§ **TASK TO CARRY OUT**:
The records that follow are to be repeated exactly, in full.

╭─ EXERCISE MATERIALS

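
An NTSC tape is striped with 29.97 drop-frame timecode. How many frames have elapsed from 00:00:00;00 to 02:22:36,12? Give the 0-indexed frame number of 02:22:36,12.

256436

Complete 10-minute blocks: 14, each 17982 frames → 251748.
Remaining 2 whole minutes in the current block: 1800 + 1 × 1798 = 3598 frames.
Within the current minute: 36 × 30 + 12 − 2 = 1090 (labels ;00/;01 skipped at this minute). Total = 251748 + 3598 + 1090 = 256436.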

╰─

§ **ANSWER TO THE PROBLEM**:
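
An NTSC tape is striped with 29.97 drop-frame timecode. How many frames have elapsed from 00:00:00;00 to 02:22:36,12? Give the 0-indexed frame number of 02:22:36,12.

256436

Complete 10-minute blocks: 14, each 17982 frames → 251748.
Remaining 2 whole minutes in the current block: 1800 + 1 × 1798 = 3598 frames.
Within the current minute: 36 × 30 + 12 − 2 = 1090 (labels ;00/;01 skipped at this minute). Total = 251748 + 3598 + 1090 = 256436.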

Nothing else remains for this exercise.